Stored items

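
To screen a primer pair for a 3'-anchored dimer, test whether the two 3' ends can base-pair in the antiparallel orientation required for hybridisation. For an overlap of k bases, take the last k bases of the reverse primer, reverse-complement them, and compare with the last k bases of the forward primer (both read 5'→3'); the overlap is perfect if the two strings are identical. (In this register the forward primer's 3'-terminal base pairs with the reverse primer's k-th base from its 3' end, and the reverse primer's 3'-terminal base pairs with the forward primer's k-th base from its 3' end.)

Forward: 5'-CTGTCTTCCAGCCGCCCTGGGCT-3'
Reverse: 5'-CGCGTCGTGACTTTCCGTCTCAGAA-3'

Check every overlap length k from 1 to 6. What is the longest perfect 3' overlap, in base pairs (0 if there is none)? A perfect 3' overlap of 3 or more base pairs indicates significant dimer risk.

Longest perfect overlap: 1 complementary base pair; below the dimer-risk threshold (threshold 3).

Last 6 bases (5'→3') — forward …TGGGCT, reverse …TCAGAA.
Reverse complement of the reverse primer's last 6 bases: TTCTGA; its first k bases are the reverse complement of the reverse primer's last k bases, so a perfect k-base overlap needs the forward primer's last k bases to equal them.
Comparing (forward last k vs required): k=1: T vs T ✓; k=2: CT vs TT ✗; k=3: GCT vs TTC ✗; k=4: GGCT vs TTCT ✗; k=5: GGGCT vs TTCTG ✗; k=6: TGGGCT vs TTCTGA ✗.
Only k = 1 is perfect, so the longest perfect 3' overlap is 1.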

== Your objective ==
Return the lines above exactly, keeping every word.

== Finished task ==
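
To screen a primer pair for a 3'-anchored dimer, test whether the two 3' ends can base-pair in the antiparallel orientation required for hybridisation. For an overlap of k bases, take the last k bases of the reverse primer, reverse-complement them, and compare with the last k bases of the forward primer (both read 5'→3'); the overlap is perfect if the two strings are identical. (In this register the forward primer's 3'-terminal base pairs with the reverse primer's k-th base from its 3' end, and the reverse primer's 3'-terminal base pairs with the forward primer's k-th base from its 3' end.)

Forward: 5'-CTGTCTTCCAGCCGCCCTGGGCT-3'
Reverse: 5'-CGCGTCGTGACTTTCCGTCTCAGAA-3'

Check every overlap length k from 1 to 6. What is the longest perfect 3' overlap, in base pairs (0 if there is none)? A perfect 3' overlap of 3 or more base pairs indicates significant dimer risk.

Longest perfect overlap: 1 complementary base pair; below the dimer-risk threshold (threshold 3).

Last 6 bases (5'→3') — forward …TGGGCT, reverse …TCAGAA.
Reverse complement of the reverse primer's last 6 bases: TTCTGA; its first k bases are the reverse complement of the reverse primer's last k bases, so a perfect k-base overlap needs the forward primer's last k bases to equal them.
Comparing (forward last k vs required): k=1: T vs T ✓; k=2: CT vs TT ✗; k=3: GCT vs TTC ✗; k=4: GGCT vs TTCT ✗; k=5: GGGCT vs TTCTG ✗; k=6: TGGGCT vs TTCTGA ✗.
Only k = 1 is perfect, so the longest perfect 3' overlap is 1.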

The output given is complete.